- Task inputs:
┌────────

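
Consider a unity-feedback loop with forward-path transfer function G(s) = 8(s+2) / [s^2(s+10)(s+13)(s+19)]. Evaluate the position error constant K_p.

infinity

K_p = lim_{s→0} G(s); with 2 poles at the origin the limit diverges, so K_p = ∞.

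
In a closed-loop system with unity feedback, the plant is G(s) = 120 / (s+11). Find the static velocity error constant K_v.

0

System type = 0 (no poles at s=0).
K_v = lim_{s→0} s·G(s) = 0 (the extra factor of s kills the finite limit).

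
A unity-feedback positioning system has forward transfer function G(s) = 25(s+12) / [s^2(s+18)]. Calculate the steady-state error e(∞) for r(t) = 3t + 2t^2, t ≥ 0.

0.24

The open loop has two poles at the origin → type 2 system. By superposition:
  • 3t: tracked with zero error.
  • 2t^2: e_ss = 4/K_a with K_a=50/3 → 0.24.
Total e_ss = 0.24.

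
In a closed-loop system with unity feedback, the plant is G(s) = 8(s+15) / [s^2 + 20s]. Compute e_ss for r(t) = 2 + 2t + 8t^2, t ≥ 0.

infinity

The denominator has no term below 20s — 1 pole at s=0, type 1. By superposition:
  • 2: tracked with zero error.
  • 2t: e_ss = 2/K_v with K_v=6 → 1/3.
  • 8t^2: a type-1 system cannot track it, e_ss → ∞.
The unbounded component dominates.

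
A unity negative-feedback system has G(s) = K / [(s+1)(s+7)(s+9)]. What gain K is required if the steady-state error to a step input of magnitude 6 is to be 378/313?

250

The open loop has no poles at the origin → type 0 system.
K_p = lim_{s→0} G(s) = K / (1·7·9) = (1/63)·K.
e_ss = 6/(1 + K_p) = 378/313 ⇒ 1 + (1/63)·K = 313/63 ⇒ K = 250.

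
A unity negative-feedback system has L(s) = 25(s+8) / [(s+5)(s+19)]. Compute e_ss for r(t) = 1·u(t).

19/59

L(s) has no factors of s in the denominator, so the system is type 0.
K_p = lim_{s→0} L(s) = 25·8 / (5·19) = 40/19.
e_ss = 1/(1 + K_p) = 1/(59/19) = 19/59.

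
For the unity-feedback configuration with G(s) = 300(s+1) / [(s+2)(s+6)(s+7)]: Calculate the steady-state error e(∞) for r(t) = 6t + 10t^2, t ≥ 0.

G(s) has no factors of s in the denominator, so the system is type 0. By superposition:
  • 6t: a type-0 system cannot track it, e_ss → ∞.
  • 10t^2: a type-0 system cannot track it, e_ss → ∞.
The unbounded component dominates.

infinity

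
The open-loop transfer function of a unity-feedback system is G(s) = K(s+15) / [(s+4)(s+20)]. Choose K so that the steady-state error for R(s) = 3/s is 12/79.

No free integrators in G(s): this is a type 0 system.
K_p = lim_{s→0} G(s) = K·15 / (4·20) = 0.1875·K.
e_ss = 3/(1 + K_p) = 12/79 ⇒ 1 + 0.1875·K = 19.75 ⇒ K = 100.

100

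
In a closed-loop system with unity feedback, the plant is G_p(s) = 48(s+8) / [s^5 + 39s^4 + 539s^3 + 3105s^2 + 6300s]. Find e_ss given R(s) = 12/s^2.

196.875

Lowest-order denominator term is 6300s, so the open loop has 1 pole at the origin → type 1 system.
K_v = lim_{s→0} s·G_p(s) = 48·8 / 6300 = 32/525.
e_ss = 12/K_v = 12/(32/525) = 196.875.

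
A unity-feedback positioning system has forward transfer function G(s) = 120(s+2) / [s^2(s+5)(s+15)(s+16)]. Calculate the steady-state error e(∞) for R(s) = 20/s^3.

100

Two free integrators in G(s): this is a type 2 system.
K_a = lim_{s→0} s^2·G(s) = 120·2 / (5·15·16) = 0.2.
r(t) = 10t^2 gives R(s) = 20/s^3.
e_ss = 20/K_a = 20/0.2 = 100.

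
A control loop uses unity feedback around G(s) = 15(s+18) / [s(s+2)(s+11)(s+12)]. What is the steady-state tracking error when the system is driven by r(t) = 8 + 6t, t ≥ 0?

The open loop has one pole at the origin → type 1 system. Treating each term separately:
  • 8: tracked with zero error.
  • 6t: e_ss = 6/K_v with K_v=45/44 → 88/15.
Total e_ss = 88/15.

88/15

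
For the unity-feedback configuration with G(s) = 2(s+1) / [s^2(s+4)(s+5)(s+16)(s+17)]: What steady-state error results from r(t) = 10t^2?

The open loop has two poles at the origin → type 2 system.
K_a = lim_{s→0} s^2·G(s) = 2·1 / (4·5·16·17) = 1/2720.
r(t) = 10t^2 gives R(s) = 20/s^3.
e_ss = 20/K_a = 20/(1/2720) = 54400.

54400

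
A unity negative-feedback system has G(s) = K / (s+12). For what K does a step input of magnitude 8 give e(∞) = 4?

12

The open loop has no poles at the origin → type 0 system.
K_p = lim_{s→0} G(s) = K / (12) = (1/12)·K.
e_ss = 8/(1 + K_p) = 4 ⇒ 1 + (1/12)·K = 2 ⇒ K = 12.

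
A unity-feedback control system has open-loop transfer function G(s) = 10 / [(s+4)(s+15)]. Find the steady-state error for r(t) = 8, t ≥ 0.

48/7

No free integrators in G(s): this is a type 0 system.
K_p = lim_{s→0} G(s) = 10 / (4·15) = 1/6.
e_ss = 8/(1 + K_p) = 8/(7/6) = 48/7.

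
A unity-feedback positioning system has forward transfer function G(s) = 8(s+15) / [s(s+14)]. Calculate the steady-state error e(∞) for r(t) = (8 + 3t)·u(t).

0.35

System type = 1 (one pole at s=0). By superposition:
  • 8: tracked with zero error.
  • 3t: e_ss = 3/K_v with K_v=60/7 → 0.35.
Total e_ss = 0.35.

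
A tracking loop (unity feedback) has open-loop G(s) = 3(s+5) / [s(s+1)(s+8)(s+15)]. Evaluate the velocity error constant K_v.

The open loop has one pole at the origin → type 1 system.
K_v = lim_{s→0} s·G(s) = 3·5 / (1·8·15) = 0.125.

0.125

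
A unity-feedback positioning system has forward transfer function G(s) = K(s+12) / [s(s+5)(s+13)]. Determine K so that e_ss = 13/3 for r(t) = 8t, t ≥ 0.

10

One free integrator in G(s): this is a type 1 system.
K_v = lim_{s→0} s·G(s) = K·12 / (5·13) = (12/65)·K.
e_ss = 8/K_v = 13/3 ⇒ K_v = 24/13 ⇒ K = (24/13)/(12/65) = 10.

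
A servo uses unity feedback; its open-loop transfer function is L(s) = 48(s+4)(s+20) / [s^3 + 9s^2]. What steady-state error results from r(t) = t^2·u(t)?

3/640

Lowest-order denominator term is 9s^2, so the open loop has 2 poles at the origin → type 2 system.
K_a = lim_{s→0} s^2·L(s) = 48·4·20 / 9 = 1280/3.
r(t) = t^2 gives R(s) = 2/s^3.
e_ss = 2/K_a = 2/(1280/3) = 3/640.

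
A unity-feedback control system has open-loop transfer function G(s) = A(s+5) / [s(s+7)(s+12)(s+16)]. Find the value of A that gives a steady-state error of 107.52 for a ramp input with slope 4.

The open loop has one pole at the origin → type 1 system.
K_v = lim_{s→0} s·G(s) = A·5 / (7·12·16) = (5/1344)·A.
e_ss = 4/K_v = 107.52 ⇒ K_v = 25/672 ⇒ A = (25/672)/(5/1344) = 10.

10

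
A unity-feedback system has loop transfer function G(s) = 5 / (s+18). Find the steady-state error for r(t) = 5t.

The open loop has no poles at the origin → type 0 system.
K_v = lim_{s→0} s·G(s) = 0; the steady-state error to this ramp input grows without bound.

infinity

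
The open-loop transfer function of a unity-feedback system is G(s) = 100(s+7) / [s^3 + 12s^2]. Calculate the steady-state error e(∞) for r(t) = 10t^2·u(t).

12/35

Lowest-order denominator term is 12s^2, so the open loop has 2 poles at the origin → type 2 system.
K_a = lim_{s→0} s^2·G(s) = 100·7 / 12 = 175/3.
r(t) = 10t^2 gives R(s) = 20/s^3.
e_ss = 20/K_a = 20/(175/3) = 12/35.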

└────────

- Work instruction:
Restate, word for word, the final stretch of the entries above: the line containing "A servo uses" and every line after it, up to and including the last.

- Solution to this task:
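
A servo uses unity feedback; its open-loop transfer function is L(s) = 48(s+4)(s+20) / [s^3 + 9s^2]. What steady-state error results from r(t) = t^2·u(t)?

3/640

Lowest-order denominator term is 9s^2, so the open loop has 2 poles at the origin → type 2 system.
K_a = lim_{s→0} s^2·L(s) = 48·4·20 / 9 = 1280/3.
r(t) = t^2 gives R(s) = 2/s^3.
e_ss = 2/K_a = 2/(1280/3) = 3/640.

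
A unity-feedback control system has open-loop transfer function G(s) = A(s+5) / [s(s+7)(s+12)(s+16)]. Find the value of A that gives a steady-state error of 107.52 for a ramp input with slope 4.

The open loop has one pole at the origin → type 1 system.
K_v = lim_{s→0} s·G(s) = A·5 / (7·12·16) = (5/1344)·A.
e_ss = 4/K_v = 107.52 ⇒ K_v = 25/672 ⇒ A = (25/672)/(5/1344) = 10.

10

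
A unity-feedback system has loop transfer function G(s) = 5 / (s+18). Find the steady-state error for r(t) = 5t.

The open loop has no poles at the origin → type 0 system.
K_v = lim_{s→0} s·G(s) = 0; the steady-state error to this ramp input grows without bound.

infinity

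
The open-loop transfer function of a unity-feedback system is G(s) = 100(s+7) / [s^3 + 12s^2]. Calculate the steady-state error e(∞) for r(t) = 10t^2·u(t).

12/35

Lowest-order denominator term is 12s^2, so the open loop has 2 poles at the origin → type 2 system.
K_a = lim_{s→0} s^2·G(s) = 100·7 / 12 = 175/3.
r(t) = 10t^2 gives R(s) = 20/s^3.
e_ss = 20/K_a = 20/(175/3) = 12/35.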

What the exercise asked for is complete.